[[ STUDY MATERIAL open ]]

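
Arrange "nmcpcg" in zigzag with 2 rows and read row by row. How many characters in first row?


Zigzag "nmcpcg" into 2 rows:
Placing characters:
  'n' => row 0
  'm' => row 1
  'c' => row 0
  'p' => row 1
  'c' => row 0
  'g' => row 1
Rows:
  Row 0: "ncc"
  Row 1: "mpg"
First row length: 3

3


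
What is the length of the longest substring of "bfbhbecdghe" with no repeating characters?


Input: "bfbhbecdghe"
Sliding window (track last position of each char):
  Position 0 ('b'): window [0,0] length 1 -- new best
  Position 1 ('f'): window [0,1] length 2 -- new best
  Position 2 ('b'): repeat (last at 0), move window start to 1
  Position 2 ('b'): window [1,2] length 2
  Position 3 ('h'): window [1,3] length 3 -- new best
  Position 4 ('b'): repeat (last at 2), move window start to 3
  Position 4 ('b'): window [3,4] length 2
  Position 5 ('e'): window [3,5] length 3
  Position 6 ('c'): window [3,6] length 4 -- new best
  Position 7 ('d'): window [3,7] length 5 -- new best
  Position 8 ('g'): window [3,8] length 6 -- new best
  Position 9 ('h'): repeat (last at 3), move window start to 4
  Position 9 ('h'): window [4,9] length 6
  Position 10 ('e'): repeat (last at 5), move window start to 6
  Position 10 ('e'): window [6,10] length 5
Longest substring with no repeats: "hbecdg" with length 6

6


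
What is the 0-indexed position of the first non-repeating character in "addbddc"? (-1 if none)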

[[ STUDY MATERIAL closed ]]

WORK TASK » Transcribe, exactly and completely, all of the entries.

ANSWER TO THIS PROBLEM »
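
Arrange "nmcpcg" in zigzag with 2 rows and read row by row. How many characters in first row?


Zigzag "nmcpcg" into 2 rows:
Placing characters:
  'n' => row 0
  'm' => row 1
  'c' => row 0
  'p' => row 1
  'c' => row 0
  'g' => row 1
Rows:
  Row 0: "ncc"
  Row 1: "mpg"
First row length: 3

3


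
What is the length of the longest substring of "bfbhbecdghe" with no repeating characters?


Input: "bfbhbecdghe"
Sliding window (track last position of each char):
  Position 0 ('b'): window [0,0] length 1 -- new best
  Position 1 ('f'): window [0,1] length 2 -- new best
  Position 2 ('b'): repeat (last at 0), move window start to 1
  Position 2 ('b'): window [1,2] length 2
  Position 3 ('h'): window [1,3] length 3 -- new best
  Position 4 ('b'): repeat (last at 2), move window start to 3
  Position 4 ('b'): window [3,4] length 2
  Position 5 ('e'): window [3,5] length 3
  Position 6 ('c'): window [3,6] length 4 -- new best
  Position 7 ('d'): window [3,7] length 5 -- new best
  Position 8 ('g'): window [3,8] length 6 -- new best
  Position 9 ('h'): repeat (last at 3), move window start to 4
  Position 9 ('h'): window [4,9] length 6
  Position 10 ('e'): repeat (last at 5), move window start to 6
  Position 10 ('e'): window [6,10] length 5
Longest substring with no repeats: "hbecdg" with length 6

6


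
What is the 0-indexed position of the first non-repeating character in "addbddc"? (-1 if none)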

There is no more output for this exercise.